▸ **ABOUT THIS TASK**:
Check the entries below for lines with "sqrt"; report only how many there are.

Saved entries:
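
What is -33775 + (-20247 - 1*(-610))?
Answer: -53412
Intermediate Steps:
-33775 + (-20247 - 1*(-610)) = -33775 + (-20247 + 610) = -33775 - 19637 = -53412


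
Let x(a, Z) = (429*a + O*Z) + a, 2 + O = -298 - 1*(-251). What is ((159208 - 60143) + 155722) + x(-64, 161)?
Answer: 219378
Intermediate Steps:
O = -49 (O = -2 + (-298 - 1*(-251)) = -2 + (-298 + 251) = -2 - 47 = -49)
x(a, Z) = -49*Z + 430*a (x(a, Z) = (429*a - 49*Z) + a = (-49*Z + 429*a) + a = -49*Z + 430*a)
((159208 - 60143) + 155722) + x(-64, 161) = ((159208 - 60143) + 155722) + (-49*161 + 430*(-64)) = (99065 + 155722) + (-7889 - 27520) = 254787 - 35409 = 219378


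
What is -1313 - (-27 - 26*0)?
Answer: -1286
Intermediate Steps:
-1313 - (-27 - 26*0) = -1313 - (-27 + 0) = -1313 - 1*(-27) = -1313 + 27 = -1286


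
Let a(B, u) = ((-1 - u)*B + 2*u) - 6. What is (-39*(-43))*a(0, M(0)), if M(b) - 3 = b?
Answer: 0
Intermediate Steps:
M(b) = 3 + b
a(B, u) = -6 + 2*u + B*(-1 - u) (a(B, u) = (B*(-1 - u) + 2*u) - 6 = (2*u + B*(-1 - u)) - 6 = -6 + 2*u + B*(-1 - u))
(-39*(-43))*a(0, M(0)) = (-39*(-43))*(-6 - 1*0 + 2*(3 + 0) - 1*0*(3 + 0)) = 1677*(-6 + 0 + 2*3 - 1*0*3) = 1677*(-6 + 0 + 6 + 0) = 1677*0 = 0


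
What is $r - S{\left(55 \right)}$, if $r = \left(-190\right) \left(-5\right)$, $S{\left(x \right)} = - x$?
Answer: $1005$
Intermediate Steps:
$r = 950$
$r - S{\left(55 \right)} = 950 - \left(-1\right) 55 = 950 - -55 = 950 + 55 = 1005$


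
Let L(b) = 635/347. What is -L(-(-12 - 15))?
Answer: -635/347 ≈ -1.8300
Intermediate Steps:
L(b) = 635/347 (L(b) = 635*(1/347) = 635/347)
-L(-(-12 - 15)) = -1*635/347 = -635/347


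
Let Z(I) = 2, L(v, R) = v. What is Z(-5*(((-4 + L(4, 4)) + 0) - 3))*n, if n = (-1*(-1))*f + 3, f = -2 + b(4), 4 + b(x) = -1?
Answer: -8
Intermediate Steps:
b(x) = -5 (b(x) = -4 - 1 = -5)
f = -7 (f = -2 - 5 = -7)
n = -4 (n = -1*(-1)*(-7) + 3 = 1*(-7) + 3 = -7 + 3 = -4)
Z(-5*(((-4 + L(4, 4)) + 0) - 3))*n = 2*(-4) = -8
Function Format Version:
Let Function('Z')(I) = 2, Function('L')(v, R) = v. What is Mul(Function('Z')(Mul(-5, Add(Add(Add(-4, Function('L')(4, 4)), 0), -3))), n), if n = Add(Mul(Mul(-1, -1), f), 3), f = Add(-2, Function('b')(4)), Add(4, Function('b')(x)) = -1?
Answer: -8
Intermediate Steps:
Function('b')(x) = -5 (Function('b')(x) = Add(-4, -1) = -5)
f = -7 (f = Add(-2, -5) = -7)
n = -4 (n = Add(Mul(Mul(-1, -1), -7), 3) = Add(Mul(1, -7), 3) = Add(-7, 3) = -4)
Mul(Function('Z')(Mul(-5, Add(Add(Add(-4, Function('L')(4, 4)), 0), -3))), n) = Mul(2, -4) = -8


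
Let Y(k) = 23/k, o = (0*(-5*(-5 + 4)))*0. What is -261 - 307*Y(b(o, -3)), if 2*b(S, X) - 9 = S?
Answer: -16471/9 ≈ -1830.1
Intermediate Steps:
o = 0 (o = (0*(-5*(-1)))*0 = (0*5)*0 = 0*0 = 0)
b(S, X) = 9/2 + S/2
-261 - 307*Y(b(o, -3)) = -261 - 7061/(9/2 + (½)*0) = -261 - 7061/(9/2 + 0) = -261 - 7061/9/2 = -261 - 7061*2/9 = -261 - 307*46/9 = -261 - 14122/9 = -16471/9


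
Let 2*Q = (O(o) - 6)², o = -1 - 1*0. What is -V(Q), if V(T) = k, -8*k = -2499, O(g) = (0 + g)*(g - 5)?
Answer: -2499/8 ≈ -312.38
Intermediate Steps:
o = -1 (o = -1 + 0 = -1)
O(g) = g*(-5 + g)
Q = 0 (Q = (-(-5 - 1) - 6)²/2 = (-1*(-6) - 6)²/2 = (6 - 6)²/2 = (½)*0² = (½)*0 = 0)
k = 2499/8 (k = -⅛*(-2499) = 2499/8 ≈ 312.38)
V(T) = 2499/8
-V(Q) = -1*2499/8 = -2499/8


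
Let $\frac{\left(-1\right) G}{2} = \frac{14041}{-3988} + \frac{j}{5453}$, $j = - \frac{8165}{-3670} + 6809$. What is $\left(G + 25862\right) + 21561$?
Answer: $\frac{189259351072887}{3990494494} \approx 47428.0$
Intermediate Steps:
$j = \frac{4999439}{734}$ ($j = \left(-8165\right) \left(- \frac{1}{3670}\right) + 6809 = \frac{1633}{734} + 6809 = \frac{4999439}{734} \approx 6811.2$)
$G = \frac{18130683925}{3990494494}$ ($G = - 2 \left(\frac{14041}{-3988} + \frac{4999439}{734 \cdot 5453}\right) = - 2 \left(14041 \left(- \frac{1}{3988}\right) + \frac{4999439}{734} \cdot \frac{1}{5453}\right) = - 2 \left(- \frac{14041}{3988} + \frac{4999439}{4002502}\right) = \left(-2\right) \left(- \frac{18130683925}{7980988988}\right) = \frac{18130683925}{3990494494} \approx 4.5435$)
$\left(G + 25862\right) + 21561 = \left(\frac{18130683925}{3990494494} + 25862\right) + 21561 = \frac{103220299287753}{3990494494} + 21561 = \frac{189259351072887}{3990494494}$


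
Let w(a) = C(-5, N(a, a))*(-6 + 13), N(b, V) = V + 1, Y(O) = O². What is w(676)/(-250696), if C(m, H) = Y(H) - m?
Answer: -1604169/125348 ≈ -12.798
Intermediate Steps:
N(b, V) = 1 + V
C(m, H) = H² - m
w(a) = 35 + 7*(1 + a)² (w(a) = ((1 + a)² - 1*(-5))*(-6 + 13) = ((1 + a)² + 5)*7 = (5 + (1 + a)²)*7 = 35 + 7*(1 + a)²)
w(676)/(-250696) = (35 + 7*(1 + 676)²)/(-250696) = (35 + 7*677²)*(-1/250696) = (35 + 7*458329)*(-1/250696) = (35 + 3208303)*(-1/250696) = 3208338*(-1/250696) = -1604169/125348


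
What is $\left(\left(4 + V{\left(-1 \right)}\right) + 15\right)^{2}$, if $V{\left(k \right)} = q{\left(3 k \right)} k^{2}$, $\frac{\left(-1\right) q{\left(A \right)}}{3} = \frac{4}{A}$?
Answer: $529$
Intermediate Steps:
$q{\left(A \right)} = - \frac{12}{A}$ ($q{\left(A \right)} = - 3 \frac{4}{A} = - \frac{12}{A}$)
$V{\left(k \right)} = - 4 k$ ($V{\left(k \right)} = - \frac{12}{3 k} k^{2} = - 12 \frac{1}{3 k} k^{2} = - \frac{4}{k} k^{2} = - 4 k$)
$\left(\left(4 + V{\left(-1 \right)}\right) + 15\right)^{2} = \left(\left(4 - -4\right) + 15\right)^{2} = \left(\left(4 + 4\right) + 15\right)^{2} = \left(8 + 15\right)^{2} = 23^{2} = 529$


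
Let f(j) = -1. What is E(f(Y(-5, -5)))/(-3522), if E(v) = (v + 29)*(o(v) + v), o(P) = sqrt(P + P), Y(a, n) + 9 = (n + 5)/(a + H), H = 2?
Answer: 14/1761 - 14*I*sqrt(2)/1761 ≈ 0.00795 - 0.011243*I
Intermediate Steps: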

▸ **EXERCISE RESPONSE**:
2